BRIEF:
All the data must be output exactly as given.

TASK INPUTS:
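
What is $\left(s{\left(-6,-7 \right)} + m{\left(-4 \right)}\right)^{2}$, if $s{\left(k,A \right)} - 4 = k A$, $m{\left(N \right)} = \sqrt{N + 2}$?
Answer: $\left(46 + i \sqrt{2}\right)^{2} \approx 2114.0 + 130.11 i$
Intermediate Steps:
$m{\left(N \right)} = \sqrt{2 + N}$
$s{\left(k,A \right)} = 4 + A k$ ($s{\left(k,A \right)} = 4 + k A = 4 + A k$)
$\left(s{\left(-6,-7 \right)} + m{\left(-4 \right)}\right)^{2} = \left(\left(4 - -42\right) + \sqrt{2 - 4}\right)^{2} = \left(\left(4 + 42\right) + \sqrt{-2}\right)^{2} = \left(46 + i \sqrt{2}\right)^{2}$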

SOLUTION TO THIS TASK:
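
What is $\left(s{\left(-6,-7 \right)} + m{\left(-4 \right)}\right)^{2}$, if $s{\left(k,A \right)} - 4 = k A$, $m{\left(N \right)} = \sqrt{N + 2}$?
Answer: $\left(46 + i \sqrt{2}\right)^{2} \approx 2114.0 + 130.11 i$
Intermediate Steps:
$m{\left(N \right)} = \sqrt{2 + N}$
$s{\left(k,A \right)} = 4 + A k$ ($s{\left(k,A \right)} = 4 + k A = 4 + A k$)
$\left(s{\left(-6,-7 \right)} + m{\left(-4 \right)}\right)^{2} = \left(\left(4 - -42\right) + \sqrt{2 - 4}\right)^{2} = \left(\left(4 + 42\right) + \sqrt{-2}\right)^{2} = \left(46 + i \sqrt{2}\right)^{2}$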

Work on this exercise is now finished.